[Collected data entries]
§ §
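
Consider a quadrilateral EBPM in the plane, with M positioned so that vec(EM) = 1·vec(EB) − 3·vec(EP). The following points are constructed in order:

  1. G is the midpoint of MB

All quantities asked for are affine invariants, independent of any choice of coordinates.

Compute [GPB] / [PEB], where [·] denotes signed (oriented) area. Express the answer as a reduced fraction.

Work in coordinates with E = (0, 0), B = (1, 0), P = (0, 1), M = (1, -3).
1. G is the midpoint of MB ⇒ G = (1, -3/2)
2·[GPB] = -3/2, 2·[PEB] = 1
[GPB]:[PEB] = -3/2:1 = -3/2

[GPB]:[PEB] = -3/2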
§ §
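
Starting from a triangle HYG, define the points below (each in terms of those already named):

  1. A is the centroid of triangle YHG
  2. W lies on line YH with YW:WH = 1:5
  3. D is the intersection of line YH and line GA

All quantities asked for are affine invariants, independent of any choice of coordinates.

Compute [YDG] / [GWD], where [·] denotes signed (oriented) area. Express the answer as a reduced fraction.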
§ §
* THE TASK *
Your answer should be the lines above, from the line containing "Starting from a" up to and including the line containing "Compute [YDG] /", reproduced exactly and with nothing else.

* YOUR RESPONSE *
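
Starting from a triangle HYG, define the points below (each in terms of those already named):

  1. A is the centroid of triangle YHG
  2. W lies on line YH with YW:WH = 1:5
  3. D is the intersection of line YH and line GA

All quantities asked for are affine invariants, independent of any choice of coordinates.

Compute [YDG] / [GWD], where [·] denotes signed (oriented) area. Express the answer as a reduced fraction.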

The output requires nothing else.